_Task goal_
Please give back, exactly as written, only the line containing "A container ship" and every line after it until the data below ends.
-=-=-=-=-
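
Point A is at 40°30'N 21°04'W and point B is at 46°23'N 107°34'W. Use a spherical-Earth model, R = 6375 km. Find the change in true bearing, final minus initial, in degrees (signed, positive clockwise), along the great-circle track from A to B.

-65.9°

At departure: θ₁ = atan2(sin Δλ cos φ₂, cos φ₁ sin φ₂ − sin φ₁ cos φ₂ cos Δλ) = 307.23°
At arrival: θ₂ = atan2(sin Δλ cos φ₁, −cos φ₂ sin φ₁ + sin φ₂ cos φ₁ cos Δλ) = 241.37°
Δθ = θ₂ − θ₁ = -65.9°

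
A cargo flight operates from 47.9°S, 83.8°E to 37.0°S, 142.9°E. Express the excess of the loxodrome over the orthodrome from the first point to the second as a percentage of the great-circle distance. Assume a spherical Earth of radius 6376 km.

2.2%

Great circle: σ = 0.7648 rad → d_gc = Rσ = 4876.6 km
Rhumb: Δφ = +0.1902, Δλ = +1.0315, Δψ = +0.2589, q = Δφ/Δψ = 0.7349 → d_rh = R√(Δφ²+q²Δλ²) = 4983.0 km
Excess = (4983.0 − 4876.6) / 4876.6 = 106.4 / 4876.6 = 2.18% ≈ 2.2%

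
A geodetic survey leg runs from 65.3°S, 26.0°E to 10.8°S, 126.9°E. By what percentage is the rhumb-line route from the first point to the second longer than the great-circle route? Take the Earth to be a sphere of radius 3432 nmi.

6.8%

Great circle: σ = 1.4780 rad → d_gc = Rσ = 5072.6 nmi
Rhumb: Δφ = +0.9512, Δλ = +1.7610, Δψ = +1.3293, q = Δφ/Δψ = 0.7156 → d_rh = R√(Δφ²+q²Δλ²) = 5418.6 nmi
Excess = (5418.6 − 5072.6) / 5072.6 = 346.0 / 5072.6 = 6.82% ≈ 6.8%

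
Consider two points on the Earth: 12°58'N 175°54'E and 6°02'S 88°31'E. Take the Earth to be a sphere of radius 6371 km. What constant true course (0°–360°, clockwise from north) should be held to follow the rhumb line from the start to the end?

Meridional parts: M(φ₁)=+0.2283, M(φ₂)=-0.1055 → ΔM = -0.3338;  Δλ = -1.5251 rad
tan C = Δλ / ΔM = +4.5695 → C = 257.66°

257.7°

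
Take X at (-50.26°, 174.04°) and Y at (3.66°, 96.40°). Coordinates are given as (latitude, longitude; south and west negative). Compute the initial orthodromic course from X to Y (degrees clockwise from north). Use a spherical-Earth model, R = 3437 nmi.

281.9°

N = sin Δλ·cos φ₂ = -0.9748;  D = cos φ₁ sin φ₂ − sin φ₁ cos φ₂ cos Δλ = +0.2051
initial course = atan2(N, D) = 281.88°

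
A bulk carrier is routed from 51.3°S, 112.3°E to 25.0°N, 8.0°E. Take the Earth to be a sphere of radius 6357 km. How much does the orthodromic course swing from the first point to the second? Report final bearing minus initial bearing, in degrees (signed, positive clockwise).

+40.8°

Initial bearing θ₁ = atan2(sin Δλ cos φ₂, cos φ₁ sin φ₂ − sin φ₁ cos φ₂ cos Δλ) = 275.82°
Final bearing θ₂ = (initial bearing from the destination back to the start) + 180° = 316.66°
Δθ = θ₂ − θ₁ = +40.8°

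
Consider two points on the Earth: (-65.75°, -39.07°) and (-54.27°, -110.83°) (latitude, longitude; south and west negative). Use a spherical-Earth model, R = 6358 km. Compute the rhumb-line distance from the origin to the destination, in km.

4134 km

Rhumb course C = atan2(Δλ, Δψ) with Δψ = ln[tan(π/4+φ₂/2)/tan(π/4+φ₁/2)] = +0.4057, Δλ = -1.2524 → C = 287.95°
d = R·|Δφ| / |cos C| = 6358·0.20036 / 0.30813 = 4134 km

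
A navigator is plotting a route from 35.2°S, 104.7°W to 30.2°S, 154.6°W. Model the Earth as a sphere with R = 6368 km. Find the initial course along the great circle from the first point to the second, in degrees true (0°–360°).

262.2°

θ = atan2( sin Δλ·cos φ₂ ,  cos φ₁ sin φ₂ − sin φ₁ cos φ₂ cos Δλ )
  = atan2(-0.6611, -0.0901) = 262.24°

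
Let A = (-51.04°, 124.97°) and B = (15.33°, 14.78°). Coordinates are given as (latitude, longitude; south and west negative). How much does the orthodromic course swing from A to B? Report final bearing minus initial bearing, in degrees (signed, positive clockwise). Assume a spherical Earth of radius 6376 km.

At departure: θ₁ = atan2(sin Δλ cos φ₂, cos φ₁ sin φ₂ − sin φ₁ cos φ₂ cos Δλ) = 264.16°
At arrival: θ₂ = atan2(sin Δλ cos φ₁, −cos φ₂ sin φ₁ + sin φ₂ cos φ₁ cos Δλ) = 319.56°
Δθ = θ₂ − θ₁ = +55.4°

+55.4°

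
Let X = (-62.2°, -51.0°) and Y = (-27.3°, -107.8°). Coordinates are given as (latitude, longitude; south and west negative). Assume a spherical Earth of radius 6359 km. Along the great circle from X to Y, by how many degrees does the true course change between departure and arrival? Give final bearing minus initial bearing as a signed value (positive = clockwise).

+43.5°

At departure: θ₁ = atan2(sin Δλ cos φ₂, cos φ₁ sin φ₂ − sin φ₁ cos φ₂ cos Δλ) = 286.23°
At arrival: θ₂ = atan2(sin Δλ cos φ₁, −cos φ₂ sin φ₁ + sin φ₂ cos φ₁ cos Δλ) = 329.74°
Δθ = θ₂ − θ₁ = +43.5°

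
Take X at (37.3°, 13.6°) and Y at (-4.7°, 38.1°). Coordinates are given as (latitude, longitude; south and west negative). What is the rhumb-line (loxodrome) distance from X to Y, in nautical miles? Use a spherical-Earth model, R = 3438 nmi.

2870 nmi

Δψ = ln[tan(π/4+φ₂/2)/tan(π/4+φ₁/2)] = -0.7847;  Δφ = -0.7330 rad,  Δλ = +0.4276 rad
q = Δφ/Δψ = 0.9342
d = R·√(Δφ² + q²Δλ²) = 3438·0.83482 = 2870 nmi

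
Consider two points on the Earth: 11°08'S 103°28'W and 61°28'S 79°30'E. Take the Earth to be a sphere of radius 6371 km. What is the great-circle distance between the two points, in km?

Haversine: a = sin²(Δφ/2)+cos φ₁ cos φ₂ sin²(Δλ/2) = 0.64921;  σ = 2·atan2(√a,√(1−a))
σ = 107.362° → d = Rσ = 6371·1.87383 = 11938 km

11938 km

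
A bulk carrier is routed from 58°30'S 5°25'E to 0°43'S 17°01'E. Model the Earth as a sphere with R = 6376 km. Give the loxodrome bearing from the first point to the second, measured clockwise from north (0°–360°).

9.2°

Meridional parts: M(φ₁)=-1.2657, M(φ₂)=-0.0125 → ΔM = +1.2532;  Δλ = +0.2025 rad
tan C = Δλ / ΔM = +0.1615 → C = 9.18°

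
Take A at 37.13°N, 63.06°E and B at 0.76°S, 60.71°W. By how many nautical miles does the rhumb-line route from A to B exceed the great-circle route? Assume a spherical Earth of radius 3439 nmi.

Great circle: cos σ = sin φ₁ sin φ₂ + cos φ₁ cos φ₂ cos Δλ,  σ = 2.0388 rad → d_gc = 7011.6 nmi
Rhumb line: Δψ = -0.7121, q = Δφ/Δψ = 0.9287, d_rh = R√(Δφ²+q²Δλ²) = 7264.2 nmi
Excess = 7264.2 − 7011.6 = 252.6 ≈ 253 nmi

253 nmi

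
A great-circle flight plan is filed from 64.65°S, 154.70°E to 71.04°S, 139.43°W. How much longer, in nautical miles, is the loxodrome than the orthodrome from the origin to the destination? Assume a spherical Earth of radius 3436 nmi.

72 nmi

Great circle: cos σ = sin φ₁ sin φ₂ + cos φ₁ cos φ₂ cos Δλ,  σ = 0.4238 rad → d_gc = 1456.1 nmi
Rhumb line: Δψ = -0.2978, q = Δφ/Δψ = 0.3745, d_rh = R√(Δφ²+q²Δλ²) = 1528.3 nmi
Excess = 1528.3 − 1456.1 = 72.2 ≈ 72 nmi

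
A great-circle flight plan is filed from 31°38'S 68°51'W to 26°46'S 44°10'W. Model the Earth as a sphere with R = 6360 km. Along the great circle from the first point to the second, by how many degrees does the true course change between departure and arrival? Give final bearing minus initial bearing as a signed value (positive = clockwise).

Initial bearing θ₁ = atan2(sin Δλ cos φ₂, cos φ₁ sin φ₂ − sin φ₁ cos φ₂ cos Δλ) = 83.57°
Final bearing θ₂ = (initial bearing from the destination back to the start) + 180° = 71.37°
Δθ = θ₂ − θ₁ = -12.2°

-12.2°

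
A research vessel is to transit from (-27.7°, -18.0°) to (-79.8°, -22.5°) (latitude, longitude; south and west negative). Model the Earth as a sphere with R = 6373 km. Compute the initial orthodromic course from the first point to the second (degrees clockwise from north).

N = sin Δλ·cos φ₂ = -0.0139;  D = cos φ₁ sin φ₂ − sin φ₁ cos φ₂ cos Δλ = -0.7893
initial course = atan2(N, D) = 181.01°

181.0°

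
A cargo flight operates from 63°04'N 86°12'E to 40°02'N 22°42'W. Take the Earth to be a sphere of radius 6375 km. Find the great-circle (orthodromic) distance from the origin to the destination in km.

Haversine: a = sin²(Δφ/2)+cos φ₁ cos φ₂ sin²(Δλ/2) = 0.26944;  σ = 2·atan2(√a,√(1−a))
σ = 62.540° → d = Rσ = 6375·1.09153 = 6959 km

6959 km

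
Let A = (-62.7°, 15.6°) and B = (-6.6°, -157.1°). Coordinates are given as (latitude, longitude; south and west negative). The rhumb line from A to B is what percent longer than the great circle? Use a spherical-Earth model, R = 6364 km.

Great circle: σ = 1.9281 rad → d_gc = Rσ = 12270.6 km
Rhumb: Δφ = +0.9791, Δλ = -3.0142, Δψ = +1.2999, q = Δφ/Δψ = 0.7533 → d_rh = R√(Δφ²+q²Δλ²) = 15735.5 km
Excess = (15735.5 − 12270.6) / 12270.6 = 3464.9 / 12270.6 = 28.24% ≈ 28.2%

28.2%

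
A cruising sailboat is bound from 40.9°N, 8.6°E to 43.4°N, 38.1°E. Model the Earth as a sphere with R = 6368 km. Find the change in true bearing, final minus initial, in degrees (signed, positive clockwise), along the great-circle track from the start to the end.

+20.0°

At departure: θ₁ = atan2(sin Δλ cos φ₂, cos φ₁ sin φ₂ − sin φ₁ cos φ₂ cos Δλ) = 73.60°
At arrival: θ₂ = atan2(sin Δλ cos φ₁, −cos φ₂ sin φ₁ + sin φ₂ cos φ₁ cos Δλ) = 93.64°
Δθ = θ₂ − θ₁ = +20.0°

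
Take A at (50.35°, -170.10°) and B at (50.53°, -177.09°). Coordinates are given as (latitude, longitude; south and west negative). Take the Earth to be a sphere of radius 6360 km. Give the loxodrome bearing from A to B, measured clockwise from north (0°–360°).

Meridional parts: M(φ₁)=+1.0202, M(φ₂)=+1.0252 → ΔM = +0.0049;  Δλ = -0.1220 rad
tan C = Δλ / ΔM = -24.7324 → C = 272.32°

272.3°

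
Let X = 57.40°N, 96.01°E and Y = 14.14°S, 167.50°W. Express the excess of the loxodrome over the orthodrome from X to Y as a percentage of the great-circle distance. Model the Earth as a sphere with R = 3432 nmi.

Great circle: σ = 1.8389 rad → d_gc = Rσ = 6310.9 nmi
Rhumb: Δφ = -1.2486, Δλ = +1.6841, Δψ = -1.4789, q = Δφ/Δψ = 0.8443 → d_rh = R√(Δφ²+q²Δλ²) = 6494.2 nmi
Excess = (6494.2 − 6310.9) / 6310.9 = 183.3 / 6310.9 = 2.90% ≈ 2.9%

2.9%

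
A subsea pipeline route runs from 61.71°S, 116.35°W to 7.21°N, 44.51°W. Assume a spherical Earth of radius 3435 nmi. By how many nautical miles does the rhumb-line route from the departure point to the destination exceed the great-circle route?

107 nmi

Great circle: cos σ = sin φ₁ sin φ₂ + cos φ₁ cos φ₂ cos Δλ,  σ = 1.5348 rad → d_gc = 5271.9 nmi
Rhumb line: Δψ = +1.5044, q = Δφ/Δψ = 0.7996, d_rh = R√(Δφ²+q²Δλ²) = 5378.8 nmi
Excess = 5378.8 − 5271.9 = 106.9 ≈ 107 nmi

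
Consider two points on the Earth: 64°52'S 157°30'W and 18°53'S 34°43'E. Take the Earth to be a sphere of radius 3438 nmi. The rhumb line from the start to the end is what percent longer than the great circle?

29.9%

Great circle: σ = 1.6707 rad → d_gc = Rσ = 5744.0 nmi
Rhumb: Δφ = +0.8026, Δλ = -2.9284, Δψ = +1.1653, q = Δφ/Δψ = 0.6887 → d_rh = R√(Δφ²+q²Δλ²) = 7462.9 nmi
Excess = (7462.9 − 5744.0) / 5744.0 = 1718.9 / 5744.0 = 29.93% ≈ 29.9%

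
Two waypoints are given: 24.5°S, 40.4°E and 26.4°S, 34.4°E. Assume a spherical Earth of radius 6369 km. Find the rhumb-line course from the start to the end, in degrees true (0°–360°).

Δψ = ln[tan(π/4+φ₂/2)/tan(π/4+φ₁/2)] = -0.0367
Δλ = -0.1047 rad (taken the short way round)
course = atan2(Δλ, Δψ) = 250.67°

250.7°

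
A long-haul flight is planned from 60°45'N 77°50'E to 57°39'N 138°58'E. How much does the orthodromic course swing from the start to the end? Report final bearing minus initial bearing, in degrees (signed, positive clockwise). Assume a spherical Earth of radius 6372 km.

Initial bearing θ₁ = atan2(sin Δλ cos φ₂, cos φ₁ sin φ₂ − sin φ₁ cos φ₂ cos Δλ) = 68.20°
Final bearing θ₂ = (initial bearing from the destination back to the start) + 180° = 122.02°
Δθ = θ₂ − θ₁ = +53.8°

+53.8°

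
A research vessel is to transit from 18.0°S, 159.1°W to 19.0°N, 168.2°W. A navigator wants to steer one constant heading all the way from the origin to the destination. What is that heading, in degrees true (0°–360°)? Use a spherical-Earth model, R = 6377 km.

346.4°

Meridional parts: M(φ₁)=-0.3195, M(φ₂)=+0.3379 → ΔM = +0.6573;  Δλ = -0.1588 rad
tan C = Δλ / ΔM = -0.2416 → C = 346.42°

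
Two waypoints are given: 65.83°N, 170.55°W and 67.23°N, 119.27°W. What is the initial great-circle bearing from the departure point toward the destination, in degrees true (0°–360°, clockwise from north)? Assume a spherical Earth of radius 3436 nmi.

N = sin Δλ·cos φ₂ = +0.3020;  D = cos φ₁ sin φ₂ − sin φ₁ cos φ₂ cos Δλ = +0.1567
initial course = atan2(N, D) = 62.58°

62.6°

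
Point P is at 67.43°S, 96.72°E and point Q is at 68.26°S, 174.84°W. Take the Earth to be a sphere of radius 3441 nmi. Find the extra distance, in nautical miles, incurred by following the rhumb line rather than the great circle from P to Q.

Great circle: cos σ = sin φ₁ sin φ₂ + cos φ₁ cos φ₂ cos Δλ,  σ = 0.5324 rad → d_gc = 1831.91 nmi
Rhumb line: Δψ = -0.0384, q = Δφ/Δψ = 0.3771, d_rh = R√(Δφ²+q²Δλ²) = 2003.40 nmi
Excess = 2003.40 − 1831.91 = 171.49 ≈ 171 nmi

171 nmi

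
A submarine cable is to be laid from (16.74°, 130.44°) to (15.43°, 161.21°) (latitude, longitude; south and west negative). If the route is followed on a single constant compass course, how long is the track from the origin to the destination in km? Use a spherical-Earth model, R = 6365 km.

Δψ = ln[tan(π/4+φ₂/2)/tan(π/4+φ₁/2)] = -0.0238;  Δφ = -0.0229 rad,  Δλ = +0.5370 rad
q = Δφ/Δψ = 0.9608
d = R·√(Δφ² + q²Δλ²) = 6365·0.51651 = 3288 km

3288 km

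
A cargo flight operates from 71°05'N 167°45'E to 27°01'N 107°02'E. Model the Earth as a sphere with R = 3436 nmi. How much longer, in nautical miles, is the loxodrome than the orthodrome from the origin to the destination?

98 nmi

Great circle: cos σ = sin φ₁ sin φ₂ + cos φ₁ cos φ₂ cos Δλ,  σ = 0.9631 rad → d_gc = 3309.2 nmi
Rhumb line: Δψ = -1.3021, q = Δφ/Δψ = 0.5906, d_rh = R√(Δφ²+q²Δλ²) = 3407.2 nmi
Excess = 3407.2 − 3309.2 = 98.0 ≈ 98 nmi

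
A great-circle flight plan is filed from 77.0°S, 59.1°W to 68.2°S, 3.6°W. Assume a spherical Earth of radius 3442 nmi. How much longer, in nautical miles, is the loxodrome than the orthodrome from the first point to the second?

Great circle: cos σ = sin φ₁ sin φ₂ + cos φ₁ cos φ₂ cos Δλ,  σ = 0.3111 rad → d_gc = 1070.7 nmi
Rhumb line: Δψ = +0.5248, q = Δφ/Δψ = 0.2926, d_rh = R√(Δφ²+q²Δλ²) = 1109.7 nmi
Excess = 1109.7 − 1070.7 = 39.0 ≈ 39 nmi

39 nmi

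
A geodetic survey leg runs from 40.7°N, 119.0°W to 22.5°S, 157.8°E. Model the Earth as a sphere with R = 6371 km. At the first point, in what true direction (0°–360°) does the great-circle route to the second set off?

248.5°

N = sin Δλ·cos φ₂ = -0.9174;  D = cos φ₁ sin φ₂ − sin φ₁ cos φ₂ cos Δλ = -0.3615
initial course = atan2(N, D) = 248.49°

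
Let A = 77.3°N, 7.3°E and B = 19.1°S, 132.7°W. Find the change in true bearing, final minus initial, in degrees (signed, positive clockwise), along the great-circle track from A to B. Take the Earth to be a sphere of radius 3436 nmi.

At departure: θ₁ = atan2(sin Δλ cos φ₂, cos φ₁ sin φ₂ − sin φ₁ cos φ₂ cos Δλ) = 316.24°
At arrival: θ₂ = atan2(sin Δλ cos φ₁, −cos φ₂ sin φ₁ + sin φ₂ cos φ₁ cos Δλ) = 189.26°
Δθ = θ₂ − θ₁ = -127.0°

-127.0°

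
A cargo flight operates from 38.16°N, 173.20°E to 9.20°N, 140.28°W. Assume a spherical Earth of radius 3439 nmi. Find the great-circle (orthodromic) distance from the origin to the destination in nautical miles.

3045 nmi

cos σ = sin φ₁ sin φ₂ + cos φ₁ cos φ₂ cos Δλ
      = sin(38.16°)sin(9.20°) + cos(38.16°)cos(9.20°)cos(46.52°) = 0.6329
σ = 50.738° → d = Rσ = 3439·0.88554 = 3045 nmi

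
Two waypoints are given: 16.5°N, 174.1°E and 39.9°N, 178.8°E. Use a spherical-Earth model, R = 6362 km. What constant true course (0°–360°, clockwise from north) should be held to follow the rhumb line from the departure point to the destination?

Δψ = ln[tan(π/4+φ₂/2)/tan(π/4+φ₁/2)] = +0.4686
Δλ = +0.0820 rad (taken the short way round)
course = atan2(Δλ, Δψ) = 9.93°

9.9°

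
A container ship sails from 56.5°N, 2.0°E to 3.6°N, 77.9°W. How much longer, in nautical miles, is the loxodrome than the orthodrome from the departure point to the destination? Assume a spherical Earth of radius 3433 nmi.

134 nmi

Great circle: cos σ = sin φ₁ sin φ₂ + cos φ₁ cos φ₂ cos Δλ,  σ = 1.4213 rad → d_gc = 4879.3 nmi
Rhumb line: Δψ = -1.1379, q = Δφ/Δψ = 0.8114, d_rh = R√(Δφ²+q²Δλ²) = 5013.5 nmi
Excess = 5013.5 − 4879.3 = 134.2 ≈ 134 nmi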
-=-=-=-=-
_Exercise result_
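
A container ship sails from 56.5°N, 2.0°E to 3.6°N, 77.9°W. How much longer, in nautical miles, is the loxodrome than the orthodrome from the departure point to the destination? Assume a spherical Earth of radius 3433 nmi.

134 nmi

Great circle: cos σ = sin φ₁ sin φ₂ + cos φ₁ cos φ₂ cos Δλ,  σ = 1.4213 rad → d_gc = 4879.3 nmi
Rhumb line: Δψ = -1.1379, q = Δφ/Δψ = 0.8114, d_rh = R√(Δφ²+q²Δλ²) = 5013.5 nmi
Excess = 5013.5 − 4879.3 = 134.2 ≈ 134 nmi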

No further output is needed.